• _Excerpted data_:
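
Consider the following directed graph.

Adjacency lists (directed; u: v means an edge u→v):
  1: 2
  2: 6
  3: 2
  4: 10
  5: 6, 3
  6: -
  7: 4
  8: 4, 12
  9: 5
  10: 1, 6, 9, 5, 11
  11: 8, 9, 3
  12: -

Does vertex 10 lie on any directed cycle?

Yes

10 is on a cycle iff 10 can reach itself via ≥1 edge.
10 → 11 → 8 → 4 → 10 — yes.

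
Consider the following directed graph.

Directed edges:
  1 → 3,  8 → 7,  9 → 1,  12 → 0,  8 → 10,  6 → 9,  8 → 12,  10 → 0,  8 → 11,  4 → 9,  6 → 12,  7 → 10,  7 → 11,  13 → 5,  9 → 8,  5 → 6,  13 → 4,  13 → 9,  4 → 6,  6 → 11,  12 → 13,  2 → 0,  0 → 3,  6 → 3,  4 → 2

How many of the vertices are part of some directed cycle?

7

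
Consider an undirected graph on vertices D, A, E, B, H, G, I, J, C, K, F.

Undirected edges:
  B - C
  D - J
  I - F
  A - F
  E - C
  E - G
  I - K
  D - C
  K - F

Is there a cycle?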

• _Instructions for the task_:
Line by line, reproduce the data above exactly.

• _Response area_:
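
Consider the following directed graph.

Adjacency lists (directed; u: v means an edge u→v):
  1: 2
  2: 6
  3: 2
  4: 10
  5: 6, 3
  6: -
  7: 4
  8: 4, 12
  9: 5
  10: 1, 6, 9, 5, 11
  11: 8, 9, 3
  12: -

Does vertex 10 lie on any directed cycle?

Yes

10 is on a cycle iff 10 can reach itself via ≥1 edge.
10 → 11 → 8 → 4 → 10 — yes.

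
Consider the following directed graph.

Directed edges:
  1 → 3,  8 → 7,  9 → 1,  12 → 0,  8 → 10,  6 → 9,  8 → 12,  10 → 0,  8 → 11,  4 → 9,  6 → 12,  7 → 10,  7 → 11,  13 → 5,  9 → 8,  5 → 6,  13 → 4,  13 → 9,  4 → 6,  6 → 11,  12 → 13,  2 → 0,  0 → 3,  6 → 3,  4 → 2

How many of the vertices are part of some directed cycle?

7

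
Consider an undirected graph on vertices D, A, E, B, H, G, I, J, C, K, F.

Undirected edges:
  B - C
  D - J
  I - F
  A - F
  E - C
  E - G
  I - K
  D - C
  K - F

Is there a cycle?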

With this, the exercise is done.